■ **Data supplied**:
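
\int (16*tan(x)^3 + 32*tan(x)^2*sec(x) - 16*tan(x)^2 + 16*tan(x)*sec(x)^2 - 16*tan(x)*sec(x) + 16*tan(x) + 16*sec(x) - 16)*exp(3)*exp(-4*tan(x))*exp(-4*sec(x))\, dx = (-4*tan(x) - 4*sec(x) + 3)*exp(-4*tan(x) - 4*sec(x) + 3) + C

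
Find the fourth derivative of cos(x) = cos(x)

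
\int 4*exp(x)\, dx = 4*exp(x) + C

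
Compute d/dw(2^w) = 2^w*log(2)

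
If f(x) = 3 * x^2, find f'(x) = 6*x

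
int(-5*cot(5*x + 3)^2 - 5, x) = cot(5*x + 3) + C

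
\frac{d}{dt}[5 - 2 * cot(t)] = 2/sin(t)^2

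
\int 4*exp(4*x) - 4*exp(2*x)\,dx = (exp(2*x) - 1)^2 + C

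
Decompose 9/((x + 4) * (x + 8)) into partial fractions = -9/(4*(x + 8)) + 9/(4*(x + 4))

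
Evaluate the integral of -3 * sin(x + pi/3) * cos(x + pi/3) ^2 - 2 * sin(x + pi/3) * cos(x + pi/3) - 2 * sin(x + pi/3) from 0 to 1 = -11/8 + 2*cos(1 + pi/3) + cos(1 + pi/3)^3 + cos(1 + pi/3)^2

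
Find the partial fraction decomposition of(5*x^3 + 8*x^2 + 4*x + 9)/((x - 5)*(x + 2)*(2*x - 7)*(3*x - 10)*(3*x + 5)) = -19/(4650*(3*x + 5)) + 8003/(1200*(3*x - 10)) - 5366/(1023*(2*x - 7)) - 1/(176*(x + 2)) + 61/(150*(x - 5))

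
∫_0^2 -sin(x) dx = -1 + cos(2)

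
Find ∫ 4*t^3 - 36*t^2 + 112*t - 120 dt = t^4 - 12*t^3 + 56*t^2 - 120*t + C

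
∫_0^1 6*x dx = 3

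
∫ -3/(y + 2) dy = -3*log(y + 2) + C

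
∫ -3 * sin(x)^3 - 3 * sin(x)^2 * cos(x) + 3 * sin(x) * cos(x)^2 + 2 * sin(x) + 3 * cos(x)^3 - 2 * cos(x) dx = -2*sqrt(2)*sin(x + pi/4)*cos(x + pi/4)^2 + C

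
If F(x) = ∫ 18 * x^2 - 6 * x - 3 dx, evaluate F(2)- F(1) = 30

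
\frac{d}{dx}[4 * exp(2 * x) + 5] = 8*exp(2*x)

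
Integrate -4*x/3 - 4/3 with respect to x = -2*x^2/3 - 4*x/3 + C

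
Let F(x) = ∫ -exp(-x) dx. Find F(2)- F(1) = -exp(-1) + exp(-2)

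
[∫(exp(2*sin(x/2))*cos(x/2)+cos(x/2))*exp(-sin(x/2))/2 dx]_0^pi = E - exp(-1)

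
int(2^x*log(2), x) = 2^x + C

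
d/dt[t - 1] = 1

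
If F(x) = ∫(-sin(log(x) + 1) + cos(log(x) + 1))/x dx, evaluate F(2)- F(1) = sqrt(2)*(-sin(pi/4 + 1) + sin(log(2) + pi/4 + 1))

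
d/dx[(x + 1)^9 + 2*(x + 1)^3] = 9*x^8 + 72*x^7 + 252*x^6 + 504*x^5 + 630*x^4 + 504*x^3 + 258*x^2 + 84*x + 15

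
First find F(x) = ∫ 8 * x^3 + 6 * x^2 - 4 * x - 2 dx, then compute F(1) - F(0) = 0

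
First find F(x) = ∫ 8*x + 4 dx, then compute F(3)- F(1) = 40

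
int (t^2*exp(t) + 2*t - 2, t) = ((t - 1)^2 + 1)*(exp(t) + 1) + C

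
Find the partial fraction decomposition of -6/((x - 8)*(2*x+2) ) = 1/(3*(x + 1)) - 1/(3*(x - 8))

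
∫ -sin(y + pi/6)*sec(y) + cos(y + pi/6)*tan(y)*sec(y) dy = -tan(y)/2 + C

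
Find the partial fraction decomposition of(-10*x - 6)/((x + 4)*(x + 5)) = -44/(x + 5) + 34/(x + 4)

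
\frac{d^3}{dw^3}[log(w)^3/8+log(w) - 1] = (3*log(w)^2 - 9*log(w) + 11)/(4*w^3)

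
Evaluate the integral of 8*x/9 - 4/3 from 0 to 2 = -8/9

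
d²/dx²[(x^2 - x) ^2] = 12*x^2 - 12*x + 2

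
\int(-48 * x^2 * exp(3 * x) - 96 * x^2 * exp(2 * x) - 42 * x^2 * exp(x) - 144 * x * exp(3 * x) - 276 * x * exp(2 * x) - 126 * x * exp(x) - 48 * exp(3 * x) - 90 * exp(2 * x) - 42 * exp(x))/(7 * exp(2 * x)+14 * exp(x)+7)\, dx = -6*x*(x + 1)*(8*exp(x) + 7)*exp(x)/(7*exp(x) + 7) + C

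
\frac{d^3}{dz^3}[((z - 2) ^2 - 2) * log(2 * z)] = (2*z^2 + 4*z + 4)/z^3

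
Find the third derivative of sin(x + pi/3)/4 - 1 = -cos(x + pi/3)/4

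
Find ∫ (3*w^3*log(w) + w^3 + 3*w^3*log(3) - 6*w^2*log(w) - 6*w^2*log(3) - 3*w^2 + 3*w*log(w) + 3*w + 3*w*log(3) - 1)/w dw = (w - 1)^3*log(3*w) + C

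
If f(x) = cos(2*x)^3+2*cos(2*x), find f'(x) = -6*sin(2*x)*cos(2*x)^2 - 4*sin(2*x)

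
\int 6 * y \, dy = 3*y^2 + C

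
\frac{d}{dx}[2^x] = 2^x*log(2)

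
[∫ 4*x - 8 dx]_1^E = -2 + 2*(-2 + E)^2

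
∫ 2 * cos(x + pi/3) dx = 2*sin(x + pi/3) + C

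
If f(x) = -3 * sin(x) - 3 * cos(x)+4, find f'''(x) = -3*sin(x) + 3*cos(x)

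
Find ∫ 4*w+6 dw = 2*w^2 + 6*w + C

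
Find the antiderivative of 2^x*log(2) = 2^x + C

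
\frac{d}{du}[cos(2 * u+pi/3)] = -2*sin(2*u + pi/3)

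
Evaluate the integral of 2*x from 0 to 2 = 4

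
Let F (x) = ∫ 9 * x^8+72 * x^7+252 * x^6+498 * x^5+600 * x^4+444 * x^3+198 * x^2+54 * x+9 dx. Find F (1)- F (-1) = 464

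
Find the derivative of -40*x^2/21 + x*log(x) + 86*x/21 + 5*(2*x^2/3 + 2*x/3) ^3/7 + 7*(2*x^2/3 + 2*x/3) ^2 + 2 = 80*x^5/63 + 200*x^4/63 + 944*x^3/63 + 1216*x^2/63 + 152*x/63 + log(x) + 107/21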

■ **Work instructions**: In the entries above, the lines from the one bearing "If f(x) = -3" up to and including the one bearing "Let F (x) = ∫" should be transcribed exactly; no other line is wanted.

■ **Solution below**:
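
If f(x) = -3 * sin(x) - 3 * cos(x)+4, find f'''(x) = -3*sin(x) + 3*cos(x)

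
Find ∫ 4*w+6 dw = 2*w^2 + 6*w + C

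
Find the antiderivative of 2^x*log(2) = 2^x + C

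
\frac{d}{du}[cos(2 * u+pi/3)] = -2*sin(2*u + pi/3)

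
Evaluate the integral of 2*x from 0 to 2 = 4

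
Let F (x) = ∫ 9 * x^8+72 * x^7+252 * x^6+498 * x^5+600 * x^4+444 * x^3+198 * x^2+54 * x+9 dx. Find F (1)- F (-1) = 464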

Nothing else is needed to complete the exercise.